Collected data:
==================================================

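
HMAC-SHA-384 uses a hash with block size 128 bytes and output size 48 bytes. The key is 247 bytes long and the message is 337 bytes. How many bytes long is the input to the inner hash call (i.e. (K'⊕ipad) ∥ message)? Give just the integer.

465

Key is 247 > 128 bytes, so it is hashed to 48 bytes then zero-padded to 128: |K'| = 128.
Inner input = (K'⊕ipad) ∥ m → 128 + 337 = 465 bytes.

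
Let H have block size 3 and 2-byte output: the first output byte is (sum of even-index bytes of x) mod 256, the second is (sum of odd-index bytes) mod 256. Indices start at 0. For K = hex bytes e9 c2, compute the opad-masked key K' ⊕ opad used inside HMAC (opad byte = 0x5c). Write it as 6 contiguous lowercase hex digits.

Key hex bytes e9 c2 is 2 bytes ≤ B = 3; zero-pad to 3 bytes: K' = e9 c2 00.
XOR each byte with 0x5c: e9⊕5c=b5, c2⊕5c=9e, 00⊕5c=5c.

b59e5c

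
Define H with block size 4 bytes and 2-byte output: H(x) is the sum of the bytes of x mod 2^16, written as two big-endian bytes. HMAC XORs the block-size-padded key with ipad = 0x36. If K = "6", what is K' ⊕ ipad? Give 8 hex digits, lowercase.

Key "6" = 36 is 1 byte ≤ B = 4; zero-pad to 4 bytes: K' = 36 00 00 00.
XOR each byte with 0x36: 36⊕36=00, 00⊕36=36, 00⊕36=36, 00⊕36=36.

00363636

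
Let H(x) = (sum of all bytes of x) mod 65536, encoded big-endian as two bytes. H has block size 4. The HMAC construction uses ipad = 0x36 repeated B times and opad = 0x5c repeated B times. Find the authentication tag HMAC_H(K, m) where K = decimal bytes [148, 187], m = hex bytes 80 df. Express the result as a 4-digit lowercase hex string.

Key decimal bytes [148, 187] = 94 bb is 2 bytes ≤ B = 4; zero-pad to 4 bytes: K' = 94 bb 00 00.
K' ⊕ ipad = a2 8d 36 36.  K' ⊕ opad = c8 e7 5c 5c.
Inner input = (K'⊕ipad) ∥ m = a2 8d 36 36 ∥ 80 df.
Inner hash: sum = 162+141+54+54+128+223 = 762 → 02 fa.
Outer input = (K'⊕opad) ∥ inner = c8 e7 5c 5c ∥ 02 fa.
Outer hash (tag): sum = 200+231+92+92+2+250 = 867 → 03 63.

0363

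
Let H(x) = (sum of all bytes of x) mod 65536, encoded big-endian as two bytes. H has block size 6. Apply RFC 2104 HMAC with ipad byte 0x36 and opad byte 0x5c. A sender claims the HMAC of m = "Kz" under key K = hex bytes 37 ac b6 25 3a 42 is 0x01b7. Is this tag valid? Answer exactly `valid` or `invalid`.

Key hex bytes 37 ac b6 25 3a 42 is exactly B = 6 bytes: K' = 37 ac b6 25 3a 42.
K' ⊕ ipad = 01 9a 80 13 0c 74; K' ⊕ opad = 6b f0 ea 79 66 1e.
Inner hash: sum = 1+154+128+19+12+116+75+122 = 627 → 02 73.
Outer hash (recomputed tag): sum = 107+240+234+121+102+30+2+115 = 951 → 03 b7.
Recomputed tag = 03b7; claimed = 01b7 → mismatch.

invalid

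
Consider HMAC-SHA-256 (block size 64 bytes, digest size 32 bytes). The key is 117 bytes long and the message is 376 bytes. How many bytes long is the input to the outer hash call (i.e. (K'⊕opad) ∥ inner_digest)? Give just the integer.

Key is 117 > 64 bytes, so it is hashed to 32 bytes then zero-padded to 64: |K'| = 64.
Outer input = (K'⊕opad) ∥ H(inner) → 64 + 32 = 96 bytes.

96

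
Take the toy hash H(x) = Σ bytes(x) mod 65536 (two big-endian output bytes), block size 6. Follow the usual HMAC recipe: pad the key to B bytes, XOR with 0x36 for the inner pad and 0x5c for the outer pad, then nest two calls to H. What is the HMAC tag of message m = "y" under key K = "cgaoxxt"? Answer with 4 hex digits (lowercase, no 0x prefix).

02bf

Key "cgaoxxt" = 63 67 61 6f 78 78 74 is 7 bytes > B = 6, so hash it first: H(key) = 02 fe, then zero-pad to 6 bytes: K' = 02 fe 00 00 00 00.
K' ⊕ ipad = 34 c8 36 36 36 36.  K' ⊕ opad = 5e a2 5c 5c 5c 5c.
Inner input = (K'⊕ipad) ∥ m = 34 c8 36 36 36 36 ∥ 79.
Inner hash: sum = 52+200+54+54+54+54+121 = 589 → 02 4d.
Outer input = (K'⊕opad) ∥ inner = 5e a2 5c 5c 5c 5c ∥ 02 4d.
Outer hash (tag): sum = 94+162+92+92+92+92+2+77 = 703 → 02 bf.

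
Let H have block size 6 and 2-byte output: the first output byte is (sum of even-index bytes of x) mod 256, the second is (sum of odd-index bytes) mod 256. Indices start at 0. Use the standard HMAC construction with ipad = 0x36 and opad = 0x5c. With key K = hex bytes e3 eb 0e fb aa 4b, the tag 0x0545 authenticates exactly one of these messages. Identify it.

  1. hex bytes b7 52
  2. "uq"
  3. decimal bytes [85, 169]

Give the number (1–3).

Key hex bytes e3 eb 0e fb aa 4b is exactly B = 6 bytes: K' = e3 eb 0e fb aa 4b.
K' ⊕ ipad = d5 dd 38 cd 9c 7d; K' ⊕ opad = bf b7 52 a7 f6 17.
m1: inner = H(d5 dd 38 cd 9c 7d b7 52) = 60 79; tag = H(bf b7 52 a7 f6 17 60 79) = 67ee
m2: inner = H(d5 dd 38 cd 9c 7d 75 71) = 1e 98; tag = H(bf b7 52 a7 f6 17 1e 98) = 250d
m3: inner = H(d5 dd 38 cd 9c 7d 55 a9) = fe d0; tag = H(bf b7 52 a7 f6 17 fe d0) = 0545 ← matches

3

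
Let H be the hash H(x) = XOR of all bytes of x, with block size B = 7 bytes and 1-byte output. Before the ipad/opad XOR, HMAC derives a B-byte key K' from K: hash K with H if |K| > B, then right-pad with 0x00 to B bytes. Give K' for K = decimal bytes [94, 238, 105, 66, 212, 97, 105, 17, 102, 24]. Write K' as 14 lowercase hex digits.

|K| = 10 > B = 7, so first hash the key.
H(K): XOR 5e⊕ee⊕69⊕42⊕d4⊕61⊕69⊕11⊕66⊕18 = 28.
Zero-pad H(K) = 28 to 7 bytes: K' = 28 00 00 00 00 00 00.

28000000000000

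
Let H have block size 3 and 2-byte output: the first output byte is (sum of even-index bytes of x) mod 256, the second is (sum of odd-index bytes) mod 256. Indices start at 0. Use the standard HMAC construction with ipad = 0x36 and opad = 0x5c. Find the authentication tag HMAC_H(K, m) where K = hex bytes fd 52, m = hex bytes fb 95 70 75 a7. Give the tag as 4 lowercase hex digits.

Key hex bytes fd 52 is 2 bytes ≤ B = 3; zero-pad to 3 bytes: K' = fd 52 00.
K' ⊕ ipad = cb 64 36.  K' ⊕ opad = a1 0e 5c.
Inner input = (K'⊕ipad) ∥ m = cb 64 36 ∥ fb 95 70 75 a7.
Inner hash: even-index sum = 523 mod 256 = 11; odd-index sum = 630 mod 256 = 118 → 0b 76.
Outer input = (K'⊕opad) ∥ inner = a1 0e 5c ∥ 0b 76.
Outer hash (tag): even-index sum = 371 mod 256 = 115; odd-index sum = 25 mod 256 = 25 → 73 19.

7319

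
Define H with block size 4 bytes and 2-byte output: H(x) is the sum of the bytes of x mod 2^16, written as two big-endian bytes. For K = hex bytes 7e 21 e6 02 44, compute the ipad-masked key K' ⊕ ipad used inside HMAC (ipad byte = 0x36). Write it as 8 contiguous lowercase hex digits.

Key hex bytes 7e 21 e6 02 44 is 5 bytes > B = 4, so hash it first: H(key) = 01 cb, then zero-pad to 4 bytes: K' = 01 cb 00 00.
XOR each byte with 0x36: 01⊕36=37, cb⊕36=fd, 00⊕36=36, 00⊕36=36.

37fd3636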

==================================================

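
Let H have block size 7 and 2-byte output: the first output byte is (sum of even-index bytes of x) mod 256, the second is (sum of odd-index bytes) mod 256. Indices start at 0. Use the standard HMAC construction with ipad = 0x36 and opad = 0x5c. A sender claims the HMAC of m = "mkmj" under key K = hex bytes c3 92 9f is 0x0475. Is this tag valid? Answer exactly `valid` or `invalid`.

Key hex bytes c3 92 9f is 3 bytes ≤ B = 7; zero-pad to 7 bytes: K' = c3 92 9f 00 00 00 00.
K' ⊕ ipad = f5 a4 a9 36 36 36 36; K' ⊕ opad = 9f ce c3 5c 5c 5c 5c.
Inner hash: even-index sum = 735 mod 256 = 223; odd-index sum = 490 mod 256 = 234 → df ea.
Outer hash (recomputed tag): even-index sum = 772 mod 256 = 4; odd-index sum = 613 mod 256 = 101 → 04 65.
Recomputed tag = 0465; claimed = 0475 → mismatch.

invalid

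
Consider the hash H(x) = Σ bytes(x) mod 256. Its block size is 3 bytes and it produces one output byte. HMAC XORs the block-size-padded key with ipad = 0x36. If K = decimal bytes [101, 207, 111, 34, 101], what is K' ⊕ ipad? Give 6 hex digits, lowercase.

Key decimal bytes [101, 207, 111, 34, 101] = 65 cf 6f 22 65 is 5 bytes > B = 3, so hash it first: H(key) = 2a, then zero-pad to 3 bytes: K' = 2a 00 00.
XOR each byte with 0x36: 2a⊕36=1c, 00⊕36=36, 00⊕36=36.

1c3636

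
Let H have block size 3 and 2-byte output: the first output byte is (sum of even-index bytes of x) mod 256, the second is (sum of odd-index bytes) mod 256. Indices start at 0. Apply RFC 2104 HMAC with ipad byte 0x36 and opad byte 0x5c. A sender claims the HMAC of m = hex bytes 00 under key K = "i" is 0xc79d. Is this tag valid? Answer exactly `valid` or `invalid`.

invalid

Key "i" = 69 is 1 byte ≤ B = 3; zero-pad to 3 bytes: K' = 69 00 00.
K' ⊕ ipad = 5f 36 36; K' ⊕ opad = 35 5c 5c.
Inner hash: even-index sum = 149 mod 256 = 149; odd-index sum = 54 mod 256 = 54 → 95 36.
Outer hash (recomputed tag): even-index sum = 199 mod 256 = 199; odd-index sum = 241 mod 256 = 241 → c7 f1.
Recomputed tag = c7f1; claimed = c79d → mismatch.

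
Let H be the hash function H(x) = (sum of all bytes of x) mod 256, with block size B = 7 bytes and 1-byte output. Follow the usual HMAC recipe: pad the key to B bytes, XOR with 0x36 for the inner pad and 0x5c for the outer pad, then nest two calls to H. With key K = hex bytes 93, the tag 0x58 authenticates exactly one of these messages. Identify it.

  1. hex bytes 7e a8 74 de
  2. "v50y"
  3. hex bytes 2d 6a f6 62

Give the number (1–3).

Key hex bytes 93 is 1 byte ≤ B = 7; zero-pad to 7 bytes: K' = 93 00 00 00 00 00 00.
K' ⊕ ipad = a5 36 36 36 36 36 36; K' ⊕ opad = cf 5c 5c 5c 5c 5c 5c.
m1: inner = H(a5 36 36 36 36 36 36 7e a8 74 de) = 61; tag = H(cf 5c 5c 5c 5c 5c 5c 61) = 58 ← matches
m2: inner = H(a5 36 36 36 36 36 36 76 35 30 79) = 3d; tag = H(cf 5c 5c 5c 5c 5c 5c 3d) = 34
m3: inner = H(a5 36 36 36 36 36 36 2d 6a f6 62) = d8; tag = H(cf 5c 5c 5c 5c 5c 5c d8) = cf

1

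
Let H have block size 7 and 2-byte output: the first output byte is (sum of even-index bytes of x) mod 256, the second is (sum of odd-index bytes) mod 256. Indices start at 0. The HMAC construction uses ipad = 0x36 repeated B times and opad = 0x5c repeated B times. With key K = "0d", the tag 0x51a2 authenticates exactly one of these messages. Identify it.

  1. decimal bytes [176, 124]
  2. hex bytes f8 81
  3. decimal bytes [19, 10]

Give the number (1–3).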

==================================================

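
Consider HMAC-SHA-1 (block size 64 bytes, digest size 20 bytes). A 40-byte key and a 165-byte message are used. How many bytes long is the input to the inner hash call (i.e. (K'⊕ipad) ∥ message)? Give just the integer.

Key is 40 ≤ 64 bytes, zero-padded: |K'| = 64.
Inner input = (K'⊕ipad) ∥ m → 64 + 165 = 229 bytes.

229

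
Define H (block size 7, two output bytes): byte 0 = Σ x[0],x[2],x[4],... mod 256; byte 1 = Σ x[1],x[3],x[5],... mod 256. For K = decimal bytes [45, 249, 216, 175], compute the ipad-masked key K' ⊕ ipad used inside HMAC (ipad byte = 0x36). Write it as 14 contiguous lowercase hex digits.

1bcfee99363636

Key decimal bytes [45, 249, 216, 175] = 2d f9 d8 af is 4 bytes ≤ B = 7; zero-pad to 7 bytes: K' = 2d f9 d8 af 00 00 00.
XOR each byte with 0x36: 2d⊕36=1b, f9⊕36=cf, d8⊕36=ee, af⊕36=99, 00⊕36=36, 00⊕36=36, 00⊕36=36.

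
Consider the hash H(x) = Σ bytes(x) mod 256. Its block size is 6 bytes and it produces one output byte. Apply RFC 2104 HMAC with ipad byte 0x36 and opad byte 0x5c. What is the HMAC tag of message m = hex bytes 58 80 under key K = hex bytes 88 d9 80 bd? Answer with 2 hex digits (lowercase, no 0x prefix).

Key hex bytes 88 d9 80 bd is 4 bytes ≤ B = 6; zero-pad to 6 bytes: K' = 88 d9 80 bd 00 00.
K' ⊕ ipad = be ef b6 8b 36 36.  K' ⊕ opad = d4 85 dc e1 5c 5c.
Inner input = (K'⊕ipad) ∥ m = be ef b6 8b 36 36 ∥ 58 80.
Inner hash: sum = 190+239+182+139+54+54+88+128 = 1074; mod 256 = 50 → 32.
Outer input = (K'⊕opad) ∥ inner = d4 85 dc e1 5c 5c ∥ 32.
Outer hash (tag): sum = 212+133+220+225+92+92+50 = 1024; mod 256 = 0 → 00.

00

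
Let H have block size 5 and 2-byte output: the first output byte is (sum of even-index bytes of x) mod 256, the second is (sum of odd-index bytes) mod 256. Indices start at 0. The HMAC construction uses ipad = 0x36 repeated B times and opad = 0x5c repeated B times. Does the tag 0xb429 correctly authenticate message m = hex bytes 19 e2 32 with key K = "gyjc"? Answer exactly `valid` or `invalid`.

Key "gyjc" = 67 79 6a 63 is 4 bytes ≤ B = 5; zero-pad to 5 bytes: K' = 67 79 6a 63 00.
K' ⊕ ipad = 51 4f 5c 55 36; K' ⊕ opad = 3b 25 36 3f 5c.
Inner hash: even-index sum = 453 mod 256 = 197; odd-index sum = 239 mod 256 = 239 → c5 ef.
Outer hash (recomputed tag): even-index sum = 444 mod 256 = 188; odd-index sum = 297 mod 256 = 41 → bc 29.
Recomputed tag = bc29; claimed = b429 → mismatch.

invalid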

==================================================

[What is required]
Restate word for word only the lines above from the line containing "Let H be the hash function" to the line containing "3. hex bytes 2d 6a f6 62", both of them included.

[Finished exercise]
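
Let H be the hash function H(x) = (sum of all bytes of x) mod 256, with block size B = 7 bytes and 1-byte output. Follow the usual HMAC recipe: pad the key to B bytes, XOR with 0x36 for the inner pad and 0x5c for the outer pad, then nest two calls to H. With key K = hex bytes 93, the tag 0x58 authenticates exactly one of these messages. Identify it.

  1. hex bytes 7e a8 74 de
  2. "v50y"
  3. hex bytes 2d 6a f6 62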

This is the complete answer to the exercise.